+++ Data for analysis +++

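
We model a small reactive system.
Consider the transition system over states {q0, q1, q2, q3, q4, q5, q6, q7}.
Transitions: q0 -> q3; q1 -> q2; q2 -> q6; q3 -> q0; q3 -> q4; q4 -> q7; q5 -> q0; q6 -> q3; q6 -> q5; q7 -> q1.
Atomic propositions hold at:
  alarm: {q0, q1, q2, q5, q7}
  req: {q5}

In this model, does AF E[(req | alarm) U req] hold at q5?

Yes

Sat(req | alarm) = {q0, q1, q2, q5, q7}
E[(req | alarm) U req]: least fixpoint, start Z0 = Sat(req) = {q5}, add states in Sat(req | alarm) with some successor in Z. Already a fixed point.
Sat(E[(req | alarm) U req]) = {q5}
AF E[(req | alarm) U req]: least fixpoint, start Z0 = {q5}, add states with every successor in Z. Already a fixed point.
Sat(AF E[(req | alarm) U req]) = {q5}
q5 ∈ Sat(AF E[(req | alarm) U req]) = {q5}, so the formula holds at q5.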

+++

## [How to complete this task]
Output the listing exactly. Leave no line out.

## [Output for this task]
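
We model a small reactive system.
Consider the transition system over states {q0, q1, q2, q3, q4, q5, q6, q7}.
Transitions: q0 -> q3; q1 -> q2; q2 -> q6; q3 -> q0; q3 -> q4; q4 -> q7; q5 -> q0; q6 -> q3; q6 -> q5; q7 -> q1.
Atomic propositions hold at:
  alarm: {q0, q1, q2, q5, q7}
  req: {q5}

In this model, does AF E[(req | alarm) U req] hold at q5?

Yes

Sat(req | alarm) = {q0, q1, q2, q5, q7}
E[(req | alarm) U req]: least fixpoint, start Z0 = Sat(req) = {q5}, add states in Sat(req | alarm) with some successor in Z. Already a fixed point.
Sat(E[(req | alarm) U req]) = {q5}
AF E[(req | alarm) U req]: least fixpoint, start Z0 = {q5}, add states with every successor in Z. Already a fixed point.
Sat(AF E[(req | alarm) U req]) = {q5}
q5 ∈ Sat(AF E[(req | alarm) U req]) = {q5}, so the formula holds at q5.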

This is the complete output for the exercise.